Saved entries
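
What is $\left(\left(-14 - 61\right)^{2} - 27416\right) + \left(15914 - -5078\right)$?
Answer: $-799$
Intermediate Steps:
$\left(\left(-14 - 61\right)^{2} - 27416\right) + \left(15914 - -5078\right) = \left(\left(-75\right)^{2} - 27416\right) + \left(15914 + 5078\right) = \left(5625 - 27416\right) + 20992 = -21791 + 20992 = -799$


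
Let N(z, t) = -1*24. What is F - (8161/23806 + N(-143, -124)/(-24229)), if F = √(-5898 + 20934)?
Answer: -198304213/576795574 + 2*√3759 ≈ 122.28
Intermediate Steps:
N(z, t) = -24
F = 2*√3759 (F = √15036 = 2*√3759 ≈ 122.62)
F - (8161/23806 + N(-143, -124)/(-24229)) = 2*√3759 - (8161/23806 - 24/(-24229)) = 2*√3759 - (8161*(1/23806) - 24*(-1/24229)) = 2*√3759 - (8161/23806 + 24/24229) = 2*√3759 - 1*198304213/576795574 = 2*√3759 - 198304213/576795574 = -198304213/576795574 + 2*√3759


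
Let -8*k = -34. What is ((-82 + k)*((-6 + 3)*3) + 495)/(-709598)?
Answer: -4779/2838392 ≈ -0.0016837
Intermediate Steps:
k = 17/4 (k = -1/8*(-34) = 17/4 ≈ 4.2500)
((-82 + k)*((-6 + 3)*3) + 495)/(-709598) = ((-82 + 17/4)*((-6 + 3)*3) + 495)/(-709598) = (-(-933)*3/4 + 495)*(-1/709598) = (-311/4*(-9) + 495)*(-1/709598) = (2799/4 + 495)*(-1/709598) = (4779/4)*(-1/709598) = -4779/2838392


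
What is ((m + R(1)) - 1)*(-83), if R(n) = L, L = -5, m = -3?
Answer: 747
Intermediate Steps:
R(n) = -5
((m + R(1)) - 1)*(-83) = ((-3 - 5) - 1)*(-83) = (-8 - 1)*(-83) = -9*(-83) = 747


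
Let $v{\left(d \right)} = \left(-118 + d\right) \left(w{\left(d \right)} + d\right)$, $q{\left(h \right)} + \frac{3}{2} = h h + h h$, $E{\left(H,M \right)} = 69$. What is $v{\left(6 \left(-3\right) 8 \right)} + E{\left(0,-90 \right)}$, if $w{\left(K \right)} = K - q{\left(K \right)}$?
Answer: $10940796$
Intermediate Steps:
$q{\left(h \right)} = - \frac{3}{2} + 2 h^{2}$ ($q{\left(h \right)} = - \frac{3}{2} + \left(h h + h h\right) = - \frac{3}{2} + \left(h^{2} + h^{2}\right) = - \frac{3}{2} + 2 h^{2}$)
$w{\left(K \right)} = \frac{3}{2} + K - 2 K^{2}$ ($w{\left(K \right)} = K - \left(- \frac{3}{2} + 2 K^{2}\right) = \frac{3}{2} + K - 2 K^{2}$)
$v{\left(d \right)} = \left(-118 + d\right) \left(\frac{3}{2} - 2 d^{2} + 2 d\right)$ ($v{\left(d \right)} = \left(-118 + d\right) \left(\left(\frac{3}{2} + d - 2 d^{2}\right) + d\right) = \left(-118 + d\right) \left(\frac{3}{2} - 2 d^{2} + 2 d\right)$)
$v{\left(6 \left(-3\right) 8 \right)} + E{\left(0,-90 \right)} = \left(-177 - 2 \left(6 \left(-3\right) 8\right)^{3} + 238 \left(6 \left(-3\right) 8\right)^{2} - \frac{469 \cdot 6 \left(-3\right) 8}{2}\right) + 69 = \left(-177 - 2 \left(\left(-18\right) 8\right)^{3} + 238 \left(\left(-18\right) 8\right)^{2} - \frac{469 \left(\left(-18\right) 8\right)}{2}\right) + 69 = \left(-177 - 2 \left(-144\right)^{3} + 238 \left(-144\right)^{2} - -33768\right) + 69 = \left(-177 - -5971968 + 238 \cdot 20736 + 33768\right) + 69 = \left(-177 + 5971968 + 4935168 + 33768\right) + 69 = 10940727 + 69 = 10940796$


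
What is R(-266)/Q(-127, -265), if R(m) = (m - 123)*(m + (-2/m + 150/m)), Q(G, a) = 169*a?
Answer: -13790828/5956405 ≈ -2.3153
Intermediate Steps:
R(m) = (-123 + m)*(m + 148/m)
R(-266)/Q(-127, -265) = (148 + (-266)**2 - 18204/(-266) - 123*(-266))/((169*(-265))) = (148 + 70756 - 18204*(-1/266) + 32718)/(-44785) = (148 + 70756 + 9102/133 + 32718)*(-1/44785) = (13790828/133)*(-1/44785) = -13790828/5956405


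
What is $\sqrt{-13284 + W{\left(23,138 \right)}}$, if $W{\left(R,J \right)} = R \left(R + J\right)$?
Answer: $i \sqrt{9581} \approx 97.883 i$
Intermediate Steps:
$W{\left(R,J \right)} = R \left(J + R\right)$
$\sqrt{-13284 + W{\left(23,138 \right)}} = \sqrt{-13284 + 23 \left(138 + 23\right)} = \sqrt{-13284 + 23 \cdot 161} = \sqrt{-13284 + 3703} = \sqrt{-9581} = i \sqrt{9581}$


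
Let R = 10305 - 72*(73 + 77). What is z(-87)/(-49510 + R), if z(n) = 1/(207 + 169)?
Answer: -1/18801880 ≈ -5.3186e-8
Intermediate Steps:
z(n) = 1/376
R = -495 (R = 10305 - 72*150 = 10305 - 1*10800 = 10305 - 10800 = -495)
z(-87)/(-49510 + R) = 1/(376*(-49510 - 495)) = (1/376)/(-50005) = (1/376)*(-1/50005) = -1/18801880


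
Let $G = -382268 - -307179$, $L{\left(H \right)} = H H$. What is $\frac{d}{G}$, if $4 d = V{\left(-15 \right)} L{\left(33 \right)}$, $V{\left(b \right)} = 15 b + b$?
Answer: $\frac{65340}{75089} \approx 0.87017$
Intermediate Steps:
$L{\left(H \right)} = H^{2}$
$V{\left(b \right)} = 16 b$
$G = -75089$ ($G = -382268 + 307179 = -75089$)
$d = -65340$ ($d = \frac{16 \left(-15\right) 33^{2}}{4} = \frac{\left(-240\right) 1089}{4} = \frac{1}{4} \left(-261360\right) = -65340$)
$\frac{d}{G} = - \frac{65340}{-75089} = \left(-65340\right) \left(- \frac{1}{75089}\right) = \frac{65340}{75089}$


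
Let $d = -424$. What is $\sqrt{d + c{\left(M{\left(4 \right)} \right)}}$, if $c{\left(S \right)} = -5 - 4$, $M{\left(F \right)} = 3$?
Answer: $i \sqrt{433} \approx 20.809 i$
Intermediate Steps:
$c{\left(S \right)} = -9$ ($c{\left(S \right)} = -5 - 4 = -9$)
$\sqrt{d + c{\left(M{\left(4 \right)} \right)}} = \sqrt{-424 - 9} = \sqrt{-433} = i \sqrt{433}$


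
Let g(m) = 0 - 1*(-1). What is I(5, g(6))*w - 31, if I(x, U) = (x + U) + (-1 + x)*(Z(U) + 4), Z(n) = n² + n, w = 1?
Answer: -1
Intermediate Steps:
g(m) = 1 (g(m) = 0 + 1 = 1)
Z(n) = n + n²
I(x, U) = U + x + (-1 + x)*(4 + U*(1 + U)) (I(x, U) = (x + U) + (-1 + x)*(U*(1 + U) + 4) = (U + x) + (-1 + x)*(4 + U*(1 + U)) = U + x + (-1 + x)*(4 + U*(1 + U)))
I(5, g(6))*w - 31 = (-4 - 1*1² + 5*5 + 1*5 + 5*1²)*1 - 31 = (-4 - 1*1 + 25 + 5 + 5*1)*1 - 31 = (-4 - 1 + 25 + 5 + 5)*1 - 31 = 30*1 - 31 = 30 - 31 = -1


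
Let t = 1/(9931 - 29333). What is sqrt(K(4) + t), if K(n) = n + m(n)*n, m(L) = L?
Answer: sqrt(7528732678)/19402 ≈ 4.4721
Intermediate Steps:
t = -1/19402 (t = 1/(-19402) = -1/19402 ≈ -5.1541e-5)
K(n) = n + n**2 (K(n) = n + n*n = n + n**2)
sqrt(K(4) + t) = sqrt(4*(1 + 4) - 1/19402) = sqrt(4*5 - 1/19402) = sqrt(20 - 1/19402) = sqrt(388039/19402) = sqrt(7528732678)/19402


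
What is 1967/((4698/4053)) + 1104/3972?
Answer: 879749099/518346 ≈ 1697.2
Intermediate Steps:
1967/((4698/4053)) + 1104/3972 = 1967/((4698*(1/4053))) + 1104*(1/3972) = 1967/(1566/1351) + 92/331 = 1967*(1351/1566) + 92/331 = 2657417/1566 + 92/331 = 879749099/518346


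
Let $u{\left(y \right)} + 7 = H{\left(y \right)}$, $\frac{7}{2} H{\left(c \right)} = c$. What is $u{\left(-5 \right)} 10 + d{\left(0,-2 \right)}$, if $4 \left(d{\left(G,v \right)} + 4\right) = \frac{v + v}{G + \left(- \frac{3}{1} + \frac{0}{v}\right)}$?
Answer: $- \frac{1847}{21} \approx -87.952$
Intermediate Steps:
$H{\left(c \right)} = \frac{2 c}{7}$
$d{\left(G,v \right)} = -4 + \frac{v}{2 \left(-3 + G\right)}$ ($d{\left(G,v \right)} = -4 + \frac{\left(v + v\right) \frac{1}{G + \left(- \frac{3}{1} + \frac{0}{v}\right)}}{4} = -4 + \frac{2 v \frac{1}{G + \left(\left(-3\right) 1 + 0\right)}}{4} = -4 + \frac{2 v \frac{1}{G + \left(-3 + 0\right)}}{4} = -4 + \frac{2 v \frac{1}{G - 3}}{4} = -4 + \frac{2 v \frac{1}{-3 + G}}{4} = -4 + \frac{v}{2 \left(-3 + G\right)}$)
$u{\left(y \right)} = -7 + \frac{2 y}{7}$
$u{\left(-5 \right)} 10 + d{\left(0,-2 \right)} = \left(-7 + \frac{2}{7} \left(-5\right)\right) 10 + \frac{24 - 2 - 0}{2 \left(-3 + 0\right)} = \left(-7 - \frac{10}{7}\right) 10 + \frac{24 - 2 + 0}{2 \left(-3\right)} = \left(- \frac{59}{7}\right) 10 + \frac{1}{2} \left(- \frac{1}{3}\right) 22 = - \frac{590}{7} - \frac{11}{3} = - \frac{1847}{21}$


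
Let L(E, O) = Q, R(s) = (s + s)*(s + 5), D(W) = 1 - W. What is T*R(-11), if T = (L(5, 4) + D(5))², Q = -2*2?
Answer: 8448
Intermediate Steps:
Q = -4
R(s) = 2*s*(5 + s) (R(s) = (2*s)*(5 + s) = 2*s*(5 + s))
L(E, O) = -4
T = 64 (T = (-4 + (1 - 1*5))² = (-4 + (1 - 5))² = (-4 - 4)² = (-8)² = 64)
T*R(-11) = 64*(2*(-11)*(5 - 11)) = 64*(2*(-11)*(-6)) = 64*132 = 8448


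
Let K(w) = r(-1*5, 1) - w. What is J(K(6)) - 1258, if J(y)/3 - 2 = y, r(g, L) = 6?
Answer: -1252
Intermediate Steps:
K(w) = 6 - w
J(y) = 6 + 3*y
J(K(6)) - 1258 = (6 + 3*(6 - 1*6)) - 1258 = (6 + 3*(6 - 6)) - 1258 = (6 + 3*0) - 1258 = (6 + 0) - 1258 = 6 - 1258 = -1252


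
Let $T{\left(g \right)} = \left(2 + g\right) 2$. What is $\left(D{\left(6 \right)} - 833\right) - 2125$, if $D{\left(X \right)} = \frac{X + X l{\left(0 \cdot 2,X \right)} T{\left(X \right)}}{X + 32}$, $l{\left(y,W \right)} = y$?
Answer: $- \frac{56199}{19} \approx -2957.8$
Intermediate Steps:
$T{\left(g \right)} = 4 + 2 g$
$D{\left(X \right)} = \frac{X}{32 + X}$ ($D{\left(X \right)} = \frac{X + X 0 \cdot 2 \left(4 + 2 X\right)}{X + 32} = \frac{X + X 0 \left(4 + 2 X\right)}{32 + X} = \frac{X + 0 \left(4 + 2 X\right)}{32 + X} = \frac{X + 0}{32 + X} = \frac{X}{32 + X}$)
$\left(D{\left(6 \right)} - 833\right) - 2125 = \left(\frac{6}{32 + 6} - 833\right) - 2125 = \left(\frac{6}{38} - 833\right) - 2125 = \left(6 \cdot \frac{1}{38} - 833\right) - 2125 = \left(\frac{3}{19} - 833\right) - 2125 = - \frac{15824}{19} - 2125 = - \frac{56199}{19}$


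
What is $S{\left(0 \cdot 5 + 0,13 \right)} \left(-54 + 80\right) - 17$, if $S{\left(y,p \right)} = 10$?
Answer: $243$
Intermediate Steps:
$S{\left(0 \cdot 5 + 0,13 \right)} \left(-54 + 80\right) - 17 = 10 \left(-54 + 80\right) - 17 = 10 \cdot 26 - 17 = 260 - 17 = 243$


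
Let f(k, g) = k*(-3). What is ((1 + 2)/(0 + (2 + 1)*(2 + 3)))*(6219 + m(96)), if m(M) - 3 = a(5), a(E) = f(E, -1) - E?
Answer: 6202/5 ≈ 1240.4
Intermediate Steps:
f(k, g) = -3*k
a(E) = -4*E (a(E) = -3*E - E = -4*E)
m(M) = -17 (m(M) = 3 - 4*5 = 3 - 20 = -17)
((1 + 2)/(0 + (2 + 1)*(2 + 3)))*(6219 + m(96)) = ((1 + 2)/(0 + (2 + 1)*(2 + 3)))*(6219 - 17) = (3/(0 + 3*5))*6202 = (3/(0 + 15))*6202 = (3/15)*6202 = (3*(1/15))*6202 = (⅕)*6202 = 6202/5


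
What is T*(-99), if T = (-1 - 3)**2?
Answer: -1584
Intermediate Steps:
T = 16 (T = (-4)**2 = 16)
T*(-99) = 16*(-99) = -1584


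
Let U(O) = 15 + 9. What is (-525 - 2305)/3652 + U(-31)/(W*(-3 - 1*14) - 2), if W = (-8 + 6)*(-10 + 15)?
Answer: -8079/12782 ≈ -0.63206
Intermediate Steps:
U(O) = 24
W = -10 (W = -2*5 = -10)
(-525 - 2305)/3652 + U(-31)/(W*(-3 - 1*14) - 2) = (-525 - 2305)/3652 + 24/(-10*(-3 - 1*14) - 2) = -2830*1/3652 + 24/(-10*(-3 - 14) - 2) = -1415/1826 + 24/(-10*(-17) - 2) = -1415/1826 + 24/(170 - 2) = -1415/1826 + 24/168 = -1415/1826 + 24*(1/168) = -1415/1826 + ⅐ = -8079/12782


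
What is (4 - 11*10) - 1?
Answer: -107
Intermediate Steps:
(4 - 11*10) - 1 = (4 - 110) - 1 = -106 - 1 = -107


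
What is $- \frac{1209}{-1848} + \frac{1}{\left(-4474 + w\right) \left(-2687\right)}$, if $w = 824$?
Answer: $\frac{1976221633}{3020725400} \approx 0.65422$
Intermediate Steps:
$- \frac{1209}{-1848} + \frac{1}{\left(-4474 + w\right) \left(-2687\right)} = - \frac{1209}{-1848} + \frac{1}{\left(-4474 + 824\right) \left(-2687\right)} = \left(-1209\right) \left(- \frac{1}{1848}\right) + \frac{1}{-3650} \left(- \frac{1}{2687}\right) = \frac{403}{616} - - \frac{1}{9807550} = \frac{403}{616} + \frac{1}{9807550} = \frac{1976221633}{3020725400}$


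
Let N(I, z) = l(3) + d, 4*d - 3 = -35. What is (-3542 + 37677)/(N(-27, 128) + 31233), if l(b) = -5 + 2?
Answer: 34135/31222 ≈ 1.0933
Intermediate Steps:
d = -8 (d = ¾ + (¼)*(-35) = ¾ - 35/4 = -8)
l(b) = -3
N(I, z) = -11 (N(I, z) = -3 - 8 = -11)
(-3542 + 37677)/(N(-27, 128) + 31233) = (-3542 + 37677)/(-11 + 31233) = 34135/31222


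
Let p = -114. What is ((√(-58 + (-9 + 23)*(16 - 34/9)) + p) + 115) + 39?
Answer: 40 + √1018/3 ≈ 50.635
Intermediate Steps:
((√(-58 + (-9 + 23)*(16 - 34/9)) + p) + 115) + 39 = ((√(-58 + (-9 + 23)*(16 - 34/9)) - 114) + 115) + 39 = ((√(-58 + 14*(16 - 34*⅑)) - 114) + 115) + 39 = ((√(-58 + 14*(16 - 34/9)) - 114) + 115) + 39 = ((√(-58 + 14*(110/9)) - 114) + 115) + 39 = ((√(-58 + 1540/9) - 114) + 115) + 39 = ((√(1018/9) - 114) + 115) + 39 = ((√1018/3 - 114) + 115) + 39 = ((-114 + √1018/3) + 115) + 39 = (1 + √1018/3) + 39 = 40 + √1018/3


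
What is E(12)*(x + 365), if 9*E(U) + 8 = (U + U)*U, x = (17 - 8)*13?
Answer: 134960/9 ≈ 14996.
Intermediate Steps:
x = 117 (x = 9*13 = 117)
E(U) = -8/9 + 2*U**2/9 (E(U) = -8/9 + ((U + U)*U)/9 = -8/9 + ((2*U)*U)/9 = -8/9 + (2*U**2)/9 = -8/9 + 2*U**2/9)
E(12)*(x + 365) = (-8/9 + (2/9)*12**2)*(117 + 365) = (-8/9 + (2/9)*144)*482 = (-8/9 + 32)*482 = (280/9)*482 = 134960/9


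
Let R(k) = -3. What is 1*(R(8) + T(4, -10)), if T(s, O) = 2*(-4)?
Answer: -11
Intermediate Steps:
T(s, O) = -8
1*(R(8) + T(4, -10)) = 1*(-3 - 8) = 1*(-11) = -11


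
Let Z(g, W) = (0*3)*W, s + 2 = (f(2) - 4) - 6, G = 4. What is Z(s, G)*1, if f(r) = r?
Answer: 0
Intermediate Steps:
s = -10 (s = -2 + ((2 - 4) - 6) = -2 + (-2 - 6) = -2 - 8 = -10)
Z(g, W) = 0 (Z(g, W) = 0*W = 0)
Z(s, G)*1 = 0*1 = 0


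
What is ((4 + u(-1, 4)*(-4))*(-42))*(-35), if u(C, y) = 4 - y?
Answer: 5880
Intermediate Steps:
((4 + u(-1, 4)*(-4))*(-42))*(-35) = ((4 + (4 - 1*4)*(-4))*(-42))*(-35) = ((4 + (4 - 4)*(-4))*(-42))*(-35) = ((4 + 0*(-4))*(-42))*(-35) = ((4 + 0)*(-42))*(-35) = (4*(-42))*(-35) = -168*(-35) = 5880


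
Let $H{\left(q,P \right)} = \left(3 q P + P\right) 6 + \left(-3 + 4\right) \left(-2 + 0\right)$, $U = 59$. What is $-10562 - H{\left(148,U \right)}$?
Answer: $-168090$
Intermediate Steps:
$H{\left(q,P \right)} = -2 + 6 P + 18 P q$ ($H{\left(q,P \right)} = \left(3 P q + P\right) 6 + 1 \left(-2\right) = \left(P + 3 P q\right) 6 - 2 = \left(6 P + 18 P q\right) - 2 = -2 + 6 P + 18 P q$)
$-10562 - H{\left(148,U \right)} = -10562 - \left(-2 + 6 \cdot 59 + 18 \cdot 59 \cdot 148\right) = -10562 - \left(-2 + 354 + 157176\right) = -10562 - 157528 = -168090$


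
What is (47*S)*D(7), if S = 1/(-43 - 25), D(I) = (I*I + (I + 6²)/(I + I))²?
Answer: -24977727/13328 ≈ -1874.1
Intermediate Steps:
D(I) = (I² + (36 + I)/(2*I))² (D(I) = (I² + (I + 36)/((2*I)))² = (I² + (36 + I)*(1/(2*I)))² = (I² + (36 + I)/(2*I))²)
S = -1/68 (S = 1/(-68) = -1/68 ≈ -0.014706)
(47*S)*D(7) = (47*(-1/68))*((¼)*(36 + 7 + 2*7³)²/7²) = -47*(36 + 7 + 2*343)²/(272*49) = -47*(36 + 7 + 686)²/(272*49) = -47*729²/(272*49) = -47*531441/(272*49) = -47/68*531441/196 = -24977727/13328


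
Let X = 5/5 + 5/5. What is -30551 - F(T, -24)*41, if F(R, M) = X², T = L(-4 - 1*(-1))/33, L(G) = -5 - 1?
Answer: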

--- To do ---
Within the data above, the lines from the one with "What is (4 - 11*10) - 1?" to the one with "Answer: 40 + √1018/3 ≈ 50.635" must be repeated exactly; no other line belongs in the answer.

--- Exercise response ---
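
What is (4 - 11*10) - 1?
Answer: -107
Intermediate Steps:
(4 - 11*10) - 1 = (4 - 110) - 1 = -106 - 1 = -107


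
What is $- \frac{1209}{-1848} + \frac{1}{\left(-4474 + w\right) \left(-2687\right)}$, if $w = 824$?
Answer: $\frac{1976221633}{3020725400} \approx 0.65422$
Intermediate Steps:
$- \frac{1209}{-1848} + \frac{1}{\left(-4474 + w\right) \left(-2687\right)} = - \frac{1209}{-1848} + \frac{1}{\left(-4474 + 824\right) \left(-2687\right)} = \left(-1209\right) \left(- \frac{1}{1848}\right) + \frac{1}{-3650} \left(- \frac{1}{2687}\right) = \frac{403}{616} - - \frac{1}{9807550} = \frac{403}{616} + \frac{1}{9807550} = \frac{1976221633}{3020725400}$


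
Let N(I, z) = l(3) + d, 4*d - 3 = -35. What is (-3542 + 37677)/(N(-27, 128) + 31233), if l(b) = -5 + 2?
Answer: 34135/31222 ≈ 1.0933
Intermediate Steps:
d = -8 (d = ¾ + (¼)*(-35) = ¾ - 35/4 = -8)
l(b) = -3
N(I, z) = -11 (N(I, z) = -3 - 8 = -11)
(-3542 + 37677)/(N(-27, 128) + 31233) = (-3542 + 37677)/(-11 + 31233) = 34135/31222


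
Let p = -114. What is ((√(-58 + (-9 + 23)*(16 - 34/9)) + p) + 115) + 39?
Answer: 40 + √1018/3 ≈ 50.635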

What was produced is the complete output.